§ Supplied data
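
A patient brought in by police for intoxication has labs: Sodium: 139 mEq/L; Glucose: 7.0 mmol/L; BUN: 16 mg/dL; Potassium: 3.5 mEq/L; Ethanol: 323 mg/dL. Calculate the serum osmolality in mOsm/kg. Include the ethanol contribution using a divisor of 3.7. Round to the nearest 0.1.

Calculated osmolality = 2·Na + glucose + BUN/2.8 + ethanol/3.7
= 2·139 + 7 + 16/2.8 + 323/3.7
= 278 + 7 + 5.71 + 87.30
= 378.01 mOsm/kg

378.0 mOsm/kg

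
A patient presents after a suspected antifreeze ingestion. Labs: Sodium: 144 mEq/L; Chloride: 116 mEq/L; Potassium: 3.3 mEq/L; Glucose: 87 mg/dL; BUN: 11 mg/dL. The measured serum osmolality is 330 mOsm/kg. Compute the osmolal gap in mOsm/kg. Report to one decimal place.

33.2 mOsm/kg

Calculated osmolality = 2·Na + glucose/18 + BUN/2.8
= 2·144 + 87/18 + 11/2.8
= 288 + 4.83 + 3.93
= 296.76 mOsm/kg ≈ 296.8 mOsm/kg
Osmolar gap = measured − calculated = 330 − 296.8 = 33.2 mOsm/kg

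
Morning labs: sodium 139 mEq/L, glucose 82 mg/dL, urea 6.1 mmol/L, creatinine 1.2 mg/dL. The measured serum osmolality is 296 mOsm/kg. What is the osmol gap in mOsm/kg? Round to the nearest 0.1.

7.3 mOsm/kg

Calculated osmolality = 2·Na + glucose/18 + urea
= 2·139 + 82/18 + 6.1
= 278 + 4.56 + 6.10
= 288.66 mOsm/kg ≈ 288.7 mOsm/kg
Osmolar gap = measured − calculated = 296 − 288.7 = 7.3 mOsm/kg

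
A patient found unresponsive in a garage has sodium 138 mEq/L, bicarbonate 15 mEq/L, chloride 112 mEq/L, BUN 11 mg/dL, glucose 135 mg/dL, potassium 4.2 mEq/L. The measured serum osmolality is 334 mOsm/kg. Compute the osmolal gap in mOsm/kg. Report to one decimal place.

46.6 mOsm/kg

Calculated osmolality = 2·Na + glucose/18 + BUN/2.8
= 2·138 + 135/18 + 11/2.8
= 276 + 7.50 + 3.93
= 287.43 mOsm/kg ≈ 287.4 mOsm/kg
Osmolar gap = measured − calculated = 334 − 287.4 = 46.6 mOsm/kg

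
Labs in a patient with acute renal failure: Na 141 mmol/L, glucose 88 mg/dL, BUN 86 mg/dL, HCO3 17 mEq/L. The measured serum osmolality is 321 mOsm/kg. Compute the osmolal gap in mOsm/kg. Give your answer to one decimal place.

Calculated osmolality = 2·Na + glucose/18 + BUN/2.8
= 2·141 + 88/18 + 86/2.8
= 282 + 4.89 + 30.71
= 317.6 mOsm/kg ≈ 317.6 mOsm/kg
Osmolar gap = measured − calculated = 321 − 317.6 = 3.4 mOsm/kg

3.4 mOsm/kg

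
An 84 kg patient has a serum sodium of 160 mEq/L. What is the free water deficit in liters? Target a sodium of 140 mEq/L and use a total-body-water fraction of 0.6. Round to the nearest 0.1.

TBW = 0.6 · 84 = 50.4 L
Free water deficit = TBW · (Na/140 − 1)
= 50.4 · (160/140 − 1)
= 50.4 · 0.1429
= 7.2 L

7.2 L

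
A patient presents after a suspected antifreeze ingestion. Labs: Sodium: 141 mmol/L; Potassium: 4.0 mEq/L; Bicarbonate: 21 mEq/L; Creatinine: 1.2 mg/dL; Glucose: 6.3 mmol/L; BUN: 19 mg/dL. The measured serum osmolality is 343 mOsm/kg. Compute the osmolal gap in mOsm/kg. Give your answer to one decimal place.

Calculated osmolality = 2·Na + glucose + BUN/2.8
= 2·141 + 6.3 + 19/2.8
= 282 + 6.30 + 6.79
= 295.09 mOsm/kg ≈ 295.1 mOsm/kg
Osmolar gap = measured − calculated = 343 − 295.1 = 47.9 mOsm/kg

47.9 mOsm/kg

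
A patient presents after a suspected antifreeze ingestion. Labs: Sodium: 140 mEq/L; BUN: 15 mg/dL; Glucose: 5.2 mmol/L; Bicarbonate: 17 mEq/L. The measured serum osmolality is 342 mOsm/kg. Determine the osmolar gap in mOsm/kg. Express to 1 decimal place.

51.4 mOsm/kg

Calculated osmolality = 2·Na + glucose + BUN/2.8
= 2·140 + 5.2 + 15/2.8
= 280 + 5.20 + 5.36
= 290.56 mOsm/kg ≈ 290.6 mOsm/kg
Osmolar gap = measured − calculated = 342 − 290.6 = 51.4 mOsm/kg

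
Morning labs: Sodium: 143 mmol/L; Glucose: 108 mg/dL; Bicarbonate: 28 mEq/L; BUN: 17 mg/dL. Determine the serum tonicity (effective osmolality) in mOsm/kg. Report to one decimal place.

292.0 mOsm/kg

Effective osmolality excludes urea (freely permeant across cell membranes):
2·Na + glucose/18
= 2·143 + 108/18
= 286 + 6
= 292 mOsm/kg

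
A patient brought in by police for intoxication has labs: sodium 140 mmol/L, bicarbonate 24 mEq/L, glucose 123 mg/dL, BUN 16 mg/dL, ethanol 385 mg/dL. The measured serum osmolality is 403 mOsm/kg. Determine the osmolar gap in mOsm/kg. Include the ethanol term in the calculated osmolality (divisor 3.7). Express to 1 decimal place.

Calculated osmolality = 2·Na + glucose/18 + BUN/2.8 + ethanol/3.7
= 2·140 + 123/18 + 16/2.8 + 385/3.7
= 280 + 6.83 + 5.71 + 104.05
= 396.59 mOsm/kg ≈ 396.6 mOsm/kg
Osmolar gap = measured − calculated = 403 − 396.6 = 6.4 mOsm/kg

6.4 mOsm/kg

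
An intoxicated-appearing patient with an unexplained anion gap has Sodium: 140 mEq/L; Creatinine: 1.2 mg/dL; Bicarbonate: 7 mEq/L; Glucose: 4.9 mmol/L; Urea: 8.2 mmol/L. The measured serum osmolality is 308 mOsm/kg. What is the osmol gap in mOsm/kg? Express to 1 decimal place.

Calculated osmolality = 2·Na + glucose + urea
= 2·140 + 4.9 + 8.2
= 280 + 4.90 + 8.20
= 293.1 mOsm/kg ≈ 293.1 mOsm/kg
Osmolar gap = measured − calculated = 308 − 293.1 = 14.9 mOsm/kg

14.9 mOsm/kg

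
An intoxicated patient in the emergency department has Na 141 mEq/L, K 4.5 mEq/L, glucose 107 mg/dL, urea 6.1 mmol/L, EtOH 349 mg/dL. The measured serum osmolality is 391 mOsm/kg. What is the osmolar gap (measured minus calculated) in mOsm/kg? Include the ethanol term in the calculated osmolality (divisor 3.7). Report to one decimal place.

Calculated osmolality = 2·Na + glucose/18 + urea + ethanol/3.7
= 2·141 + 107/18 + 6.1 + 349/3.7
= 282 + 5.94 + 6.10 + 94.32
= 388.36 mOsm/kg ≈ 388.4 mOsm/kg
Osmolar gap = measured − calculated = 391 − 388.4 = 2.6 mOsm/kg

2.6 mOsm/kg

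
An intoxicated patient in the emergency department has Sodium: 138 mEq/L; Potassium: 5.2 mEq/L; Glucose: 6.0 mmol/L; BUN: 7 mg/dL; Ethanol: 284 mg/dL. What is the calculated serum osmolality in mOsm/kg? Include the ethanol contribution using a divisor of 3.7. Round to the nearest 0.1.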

§ Problem
Write out the listing exactly, keeping every character.

§ Task output
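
A patient brought in by police for intoxication has labs: Sodium: 139 mEq/L; Glucose: 7.0 mmol/L; BUN: 16 mg/dL; Potassium: 3.5 mEq/L; Ethanol: 323 mg/dL. Calculate the serum osmolality in mOsm/kg. Include the ethanol contribution using a divisor of 3.7. Round to the nearest 0.1.

Calculated osmolality = 2·Na + glucose + BUN/2.8 + ethanol/3.7
= 2·139 + 7 + 16/2.8 + 323/3.7
= 278 + 7 + 5.71 + 87.30
= 378.01 mOsm/kg

378.0 mOsm/kg

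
A patient presents after a suspected antifreeze ingestion. Labs: Sodium: 144 mEq/L; Chloride: 116 mEq/L; Potassium: 3.3 mEq/L; Glucose: 87 mg/dL; BUN: 11 mg/dL. The measured serum osmolality is 330 mOsm/kg. Compute the osmolal gap in mOsm/kg. Report to one decimal place.

33.2 mOsm/kg

Calculated osmolality = 2·Na + glucose/18 + BUN/2.8
= 2·144 + 87/18 + 11/2.8
= 288 + 4.83 + 3.93
= 296.76 mOsm/kg ≈ 296.8 mOsm/kg
Osmolar gap = measured − calculated = 330 − 296.8 = 33.2 mOsm/kg

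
Morning labs: sodium 139 mEq/L, glucose 82 mg/dL, urea 6.1 mmol/L, creatinine 1.2 mg/dL. The measured serum osmolality is 296 mOsm/kg. What is the osmol gap in mOsm/kg? Round to the nearest 0.1.

7.3 mOsm/kg

Calculated osmolality = 2·Na + glucose/18 + urea
= 2·139 + 82/18 + 6.1
= 278 + 4.56 + 6.10
= 288.66 mOsm/kg ≈ 288.7 mOsm/kg
Osmolar gap = measured − calculated = 296 − 288.7 = 7.3 mOsm/kg

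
A patient found unresponsive in a garage has sodium 138 mEq/L, bicarbonate 15 mEq/L, chloride 112 mEq/L, BUN 11 mg/dL, glucose 135 mg/dL, potassium 4.2 mEq/L. The measured serum osmolality is 334 mOsm/kg. Compute the osmolal gap in mOsm/kg. Report to one decimal place.

46.6 mOsm/kg

Calculated osmolality = 2·Na + glucose/18 + BUN/2.8
= 2·138 + 135/18 + 11/2.8
= 276 + 7.50 + 3.93
= 287.43 mOsm/kg ≈ 287.4 mOsm/kg
Osmolar gap = measured − calculated = 334 − 287.4 = 46.6 mOsm/kg

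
Labs in a patient with acute renal failure: Na 141 mmol/L, glucose 88 mg/dL, BUN 86 mg/dL, HCO3 17 mEq/L. The measured serum osmolality is 321 mOsm/kg. Compute the osmolal gap in mOsm/kg. Give your answer to one decimal place.

Calculated osmolality = 2·Na + glucose/18 + BUN/2.8
= 2·141 + 88/18 + 86/2.8
= 282 + 4.89 + 30.71
= 317.6 mOsm/kg ≈ 317.6 mOsm/kg
Osmolar gap = measured − calculated = 321 − 317.6 = 3.4 mOsm/kg

3.4 mOsm/kg

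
An 84 kg patient has a serum sodium of 160 mEq/L. What is the free water deficit in liters? Target a sodium of 140 mEq/L and use a total-body-water fraction of 0.6. Round to the nearest 0.1.

TBW = 0.6 · 84 = 50.4 L
Free water deficit = TBW · (Na/140 − 1)
= 50.4 · (160/140 − 1)
= 50.4 · 0.1429
= 7.2 L

7.2 L

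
A patient presents after a suspected antifreeze ingestion. Labs: Sodium: 141 mmol/L; Potassium: 4.0 mEq/L; Bicarbonate: 21 mEq/L; Creatinine: 1.2 mg/dL; Glucose: 6.3 mmol/L; BUN: 19 mg/dL. The measured serum osmolality is 343 mOsm/kg. Compute the osmolal gap in mOsm/kg. Give your answer to one decimal place.

Calculated osmolality = 2·Na + glucose + BUN/2.8
= 2·141 + 6.3 + 19/2.8
= 282 + 6.30 + 6.79
= 295.09 mOsm/kg ≈ 295.1 mOsm/kg
Osmolar gap = measured − calculated = 343 − 295.1 = 47.9 mOsm/kg

47.9 mOsm/kg

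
A patient presents after a suspected antifreeze ingestion. Labs: Sodium: 140 mEq/L; BUN: 15 mg/dL; Glucose: 5.2 mmol/L; Bicarbonate: 17 mEq/L. The measured serum osmolality is 342 mOsm/kg. Determine the osmolar gap in mOsm/kg. Express to 1 decimal place.

51.4 mOsm/kg

Calculated osmolality = 2·Na + glucose + BUN/2.8
= 2·140 + 5.2 + 15/2.8
= 280 + 5.20 + 5.36
= 290.56 mOsm/kg ≈ 290.6 mOsm/kg
Osmolar gap = measured − calculated = 342 − 290.6 = 51.4 mOsm/kg

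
Morning labs: Sodium: 143 mmol/L; Glucose: 108 mg/dL; Bicarbonate: 28 mEq/L; BUN: 17 mg/dL. Determine the serum tonicity (effective osmolality) in mOsm/kg. Report to one decimal place.

292.0 mOsm/kg

Effective osmolality excludes urea (freely permeant across cell membranes):
2·Na + glucose/18
= 2·143 + 108/18
= 286 + 6
= 292 mOsm/kg

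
A patient brought in by police for intoxication has labs: sodium 140 mmol/L, bicarbonate 24 mEq/L, glucose 123 mg/dL, BUN 16 mg/dL, ethanol 385 mg/dL. The measured serum osmolality is 403 mOsm/kg. Determine the osmolar gap in mOsm/kg. Include the ethanol term in the calculated osmolality (divisor 3.7). Express to 1 decimal place.

Calculated osmolality = 2·Na + glucose/18 + BUN/2.8 + ethanol/3.7
= 2·140 + 123/18 + 16/2.8 + 385/3.7
= 280 + 6.83 + 5.71 + 104.05
= 396.59 mOsm/kg ≈ 396.6 mOsm/kg
Osmolar gap = measured − calculated = 403 − 396.6 = 6.4 mOsm/kg

6.4 mOsm/kg

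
An intoxicated-appearing patient with an unexplained anion gap has Sodium: 140 mEq/L; Creatinine: 1.2 mg/dL; Bicarbonate: 7 mEq/L; Glucose: 4.9 mmol/L; Urea: 8.2 mmol/L. The measured serum osmolality is 308 mOsm/kg. What is the osmol gap in mOsm/kg? Express to 1 decimal place.

Calculated osmolality = 2·Na + glucose + urea
= 2·140 + 4.9 + 8.2
= 280 + 4.90 + 8.20
= 293.1 mOsm/kg ≈ 293.1 mOsm/kg
Osmolar gap = measured − calculated = 308 − 293.1 = 14.9 mOsm/kg

14.9 mOsm/kg

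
An intoxicated patient in the emergency department has Na 141 mEq/L, K 4.5 mEq/L, glucose 107 mg/dL, urea 6.1 mmol/L, EtOH 349 mg/dL. The measured serum osmolality is 391 mOsm/kg. What is the osmolar gap (measured minus calculated) in mOsm/kg? Include the ethanol term in the calculated osmolality (divisor 3.7). Report to one decimal place.

Calculated osmolality = 2·Na + glucose/18 + urea + ethanol/3.7
= 2·141 + 107/18 + 6.1 + 349/3.7
= 282 + 5.94 + 6.10 + 94.32
= 388.36 mOsm/kg ≈ 388.4 mOsm/kg
Osmolar gap = measured − calculated = 391 − 388.4 = 2.6 mOsm/kg

2.6 mOsm/kg

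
An intoxicated patient in the emergency department has Sodium: 138 mEq/L; Potassium: 5.2 mEq/L; Glucose: 6.0 mmol/L; BUN: 7 mg/dL; Ethanol: 284 mg/dL. What is the calculated serum osmolality in mOsm/kg? Include the ethanol contribution using a divisor of 3.7. Round to the nearest 0.1.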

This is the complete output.